Exercise aim:
Count every line in the records below that contains the string "Answer". Report that number alone.

________________________________________

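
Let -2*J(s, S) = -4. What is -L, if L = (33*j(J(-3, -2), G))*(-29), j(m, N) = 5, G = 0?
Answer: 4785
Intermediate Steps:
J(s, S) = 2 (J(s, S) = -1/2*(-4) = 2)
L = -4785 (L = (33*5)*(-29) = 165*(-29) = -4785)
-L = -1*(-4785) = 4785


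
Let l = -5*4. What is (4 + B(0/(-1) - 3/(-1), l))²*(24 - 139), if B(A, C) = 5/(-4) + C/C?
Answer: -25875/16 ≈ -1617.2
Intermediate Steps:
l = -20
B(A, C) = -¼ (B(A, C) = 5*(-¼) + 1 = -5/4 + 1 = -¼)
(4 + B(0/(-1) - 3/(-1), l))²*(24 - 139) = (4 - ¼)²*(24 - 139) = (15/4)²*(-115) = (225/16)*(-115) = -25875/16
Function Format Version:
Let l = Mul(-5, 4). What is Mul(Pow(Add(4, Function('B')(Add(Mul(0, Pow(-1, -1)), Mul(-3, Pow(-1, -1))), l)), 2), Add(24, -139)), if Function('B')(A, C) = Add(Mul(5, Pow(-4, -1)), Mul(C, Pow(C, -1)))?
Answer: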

________________________________________

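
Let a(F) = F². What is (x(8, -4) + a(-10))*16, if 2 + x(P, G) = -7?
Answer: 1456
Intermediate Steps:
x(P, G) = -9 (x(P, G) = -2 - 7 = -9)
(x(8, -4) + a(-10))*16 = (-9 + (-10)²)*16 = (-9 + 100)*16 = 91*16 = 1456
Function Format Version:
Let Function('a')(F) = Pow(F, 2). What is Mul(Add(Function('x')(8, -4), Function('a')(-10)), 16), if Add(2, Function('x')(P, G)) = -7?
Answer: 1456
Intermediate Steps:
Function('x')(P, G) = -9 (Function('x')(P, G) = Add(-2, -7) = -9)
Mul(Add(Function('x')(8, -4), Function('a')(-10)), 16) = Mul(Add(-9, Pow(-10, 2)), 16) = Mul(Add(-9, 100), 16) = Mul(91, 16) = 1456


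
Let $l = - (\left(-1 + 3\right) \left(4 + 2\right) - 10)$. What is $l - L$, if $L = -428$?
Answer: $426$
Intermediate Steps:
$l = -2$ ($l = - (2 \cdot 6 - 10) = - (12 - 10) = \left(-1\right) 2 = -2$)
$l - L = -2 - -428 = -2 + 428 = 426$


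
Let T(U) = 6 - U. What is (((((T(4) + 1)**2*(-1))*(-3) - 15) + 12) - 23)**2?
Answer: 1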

________________________________________

Response to the exercise:
7